Where a line in the listing below holds "start", add it to the tally, and reply with that tally alone.

★ ★ ★ ★ ★

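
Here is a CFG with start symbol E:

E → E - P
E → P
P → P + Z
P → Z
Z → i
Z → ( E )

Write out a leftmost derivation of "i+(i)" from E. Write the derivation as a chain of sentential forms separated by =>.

E=>P=>P+Z=>Z+Z=>i+Z=>i+(E)=>i+(P)=>i+(Z)=>i+(i)

E => P   [E → P]
P => P+Z   [P → P + Z]
P+Z => Z+Z   [P → Z]
Z+Z => i+Z   [Z → i]
i+Z => i+(E)   [Z → ( E )]
i+(E) => i+(P)   [E → P]
i+(P) => i+(Z)   [P → Z]
i+(Z) => i+(i)   [Z → i]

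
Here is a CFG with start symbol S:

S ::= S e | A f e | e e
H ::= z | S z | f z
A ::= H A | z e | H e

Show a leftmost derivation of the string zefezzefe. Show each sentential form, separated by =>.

S => Afe   [S ::= A f e]
Afe => HAfe   [A ::= H A]
HAfe => SzAfe   [H ::= S z]
SzAfe => AfezAfe   [S ::= A f e]
AfezAfe => zefezAfe   [A ::= z e]
zefezAfe => zefezHefe   [A ::= H e]
zefezHefe => zefezzefe   [H ::= z]

S=>Afe=>HAfe=>SzAfe=>AfezAfe=>zefezAfe=>zefezHefe=>zefezzefe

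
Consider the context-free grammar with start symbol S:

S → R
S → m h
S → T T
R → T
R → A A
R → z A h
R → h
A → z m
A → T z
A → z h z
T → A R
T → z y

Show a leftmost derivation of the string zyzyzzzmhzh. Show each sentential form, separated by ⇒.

S ⇒ TT   [S → T T]
TT ⇒ zyT   [T → z y]
zyT ⇒ zyAR   [T → A R]
zyAR ⇒ zyTzR   [A → T z]
zyTzR ⇒ zyARzR   [T → A R]
zyARzR ⇒ zyTzRzR   [A → T z]
zyTzRzR ⇒ zyzyzRzR   [T → z y]
zyzyzRzR ⇒ zyzyzzAhzR   [R → z A h]
zyzyzzAhzR ⇒ zyzyzzzmhzR   [A → z m]
zyzyzzzmhzR ⇒ zyzyzzzmhzh   [R → h]

S ⇒ TT ⇒ zyT ⇒ zyAR ⇒ zyTzR ⇒ zyARzR ⇒ zyTzRzR ⇒ zyzyzRzR ⇒ zyzyzzAhzR ⇒ zyzyzzzmhzR ⇒ zyzyzzzmhzh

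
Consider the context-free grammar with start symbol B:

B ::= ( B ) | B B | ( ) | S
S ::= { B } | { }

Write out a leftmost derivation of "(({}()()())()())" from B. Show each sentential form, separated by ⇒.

B ⇒ (B) ⇒ (BB) ⇒ (BBB) ⇒ ((B)BB) ⇒ ((BB)BB) ⇒ ((BBB)BB) ⇒ ((BBBB)BB) ⇒ ((SBBB)BB) ⇒ (({}BBB)BB) ⇒ (({}()BB)BB) ⇒ (({}()()B)BB) ⇒ (({}()()())BB) ⇒ (({}()()())()B) ⇒ (({}()()())()())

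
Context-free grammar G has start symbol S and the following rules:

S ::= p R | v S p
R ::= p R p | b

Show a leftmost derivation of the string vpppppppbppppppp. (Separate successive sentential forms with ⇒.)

S ⇒ vSp   [S ::= v S p]
vSp ⇒ vpRp   [S ::= p R]
vpRp ⇒ vppRpp   [R ::= p R p]
vppRpp ⇒ vpppRppp   [R ::= p R p]
vpppRppp ⇒ vppppRpppp   [R ::= p R p]
vppppRpppp ⇒ vpppppRppppp   [R ::= p R p]
vpppppRppppp ⇒ vppppppRpppppp   [R ::= p R p]
vppppppRpppppp ⇒ vpppppppRppppppp   [R ::= p R p]
vpppppppRppppppp ⇒ vpppppppbppppppp   [R ::= b]

S ⇒ vSp ⇒ vpRp ⇒ vppRpp ⇒ vpppRppp ⇒ vppppRpppp ⇒ vpppppRppppp ⇒ vppppppRpppppp ⇒ vpppppppRppppppp ⇒ vpppppppbppppppp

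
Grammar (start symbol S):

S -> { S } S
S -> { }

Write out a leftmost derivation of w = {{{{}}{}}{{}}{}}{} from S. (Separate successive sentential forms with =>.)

S=>{S}S=>{{S}S}S=>{{{S}S}S}S=>{{{{}}S}S}S=>{{{{}}{}}S}S=>{{{{}}{}}{S}S}S=>{{{{}}{}}{{}}S}S=>{{{{}}{}}{{}}{}}S=>{{{{}}{}}{{}}{}}{}

S => {S}S   [S -> { S } S]
{S}S => {{S}S}S   [S -> { S } S]
{{S}S}S => {{{S}S}S}S   [S -> { S } S]
{{{S}S}S}S => {{{{}}S}S}S   [S -> { }]
{{{{}}S}S}S => {{{{}}{}}S}S   [S -> { }]
{{{{}}{}}S}S => {{{{}}{}}{S}S}S   [S -> { S } S]
{{{{}}{}}{S}S}S => {{{{}}{}}{{}}S}S   [S -> { }]
{{{{}}{}}{{}}S}S => {{{{}}{}}{{}}{}}S   [S -> { }]
{{{{}}{}}{{}}{}}S => {{{{}}{}}{{}}{}}{}   [S -> { }]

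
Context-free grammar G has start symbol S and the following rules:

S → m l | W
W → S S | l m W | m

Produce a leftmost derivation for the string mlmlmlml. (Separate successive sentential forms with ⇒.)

S ⇒ W   [S → W]
W ⇒ SS   [W → S S]
SS ⇒ mlS   [S → m l]
mlS ⇒ mlW   [S → W]
mlW ⇒ mlSS   [W → S S]
mlSS ⇒ mlWS   [S → W]
mlWS ⇒ mlSSS   [W → S S]
mlSSS ⇒ mlmlSS   [S → m l]
mlmlSS ⇒ mlmlmlS   [S → m l]
mlmlmlS ⇒ mlmlmlml   [S → m l]

S⇒W⇒SS⇒mlS⇒mlW⇒mlSS⇒mlWS⇒mlSSS⇒mlmlSS⇒mlmlmlS⇒mlmlmlml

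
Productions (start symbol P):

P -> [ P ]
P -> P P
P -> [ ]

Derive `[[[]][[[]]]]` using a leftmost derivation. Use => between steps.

P => [P] => [PP] => [[P]P] => [[[]]P] => [[[]][P]] => [[[]][[P]]] => [[[]][[[]]]]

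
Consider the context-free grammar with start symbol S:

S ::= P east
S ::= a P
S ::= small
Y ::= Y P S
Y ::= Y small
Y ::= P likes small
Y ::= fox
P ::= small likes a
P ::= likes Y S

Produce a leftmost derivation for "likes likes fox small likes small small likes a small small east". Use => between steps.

S => P east   [S ::= P east]
P east => likes Y S east   [P ::= likes Y S]
likes Y S east => likes Y P S S east   [Y ::= Y P S]
likes Y P S S east => likes P likes small P S S east   [Y ::= P likes small]
likes P likes small P S S east => likes likes Y S likes small P S S east   [P ::= likes Y S]
likes likes Y S likes small P S S east => likes likes fox S likes small P S S east   [Y ::= fox]
likes likes fox S likes small P S S east => likes likes fox small likes small P S S east   [S ::= small]
likes likes fox small likes small P S S east => likes likes fox small likes small small likes a S S east   [P ::= small likes a]
likes likes fox small likes small small likes a S S east => likes likes fox small likes small small likes a small S east   [S ::= small]
likes likes fox small likes small small likes a small S east => likes likes fox small likes small small likes a small small east   [S ::= small]

S => P east => likes Y S east => likes Y P S S east => likes P likes small P S S east => likes likes Y S likes small P S S east => likes likes fox S likes small P S S east => likes likes fox small likes small P S S east => likes likes fox small likes small small likes a S S east => likes likes fox small likes small small likes a small S east => likes likes fox small likes small small likes a small small east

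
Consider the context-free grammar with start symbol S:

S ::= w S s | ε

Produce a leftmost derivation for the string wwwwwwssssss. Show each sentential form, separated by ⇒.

S ⇒ wSs   [S ::= w S s]
wSs ⇒ wwSss   [S ::= w S s]
wwSss ⇒ wwwSsss   [S ::= w S s]
wwwSsss ⇒ wwwwSssss   [S ::= w S s]
wwwwSssss ⇒ wwwwwSsssss   [S ::= w S s]
wwwwwSsssss ⇒ wwwwwwSssssss   [S ::= w S s]
wwwwwwSssssss ⇒ wwwwwwssssss   [S ::= ε]

S ⇒ wSs ⇒ wwSss ⇒ wwwSsss ⇒ wwwwSssss ⇒ wwwwwSsssss ⇒ wwwwwwSssssss ⇒ wwwwwwssssss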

★ ★ ★ ★ ★

REPLY :: 10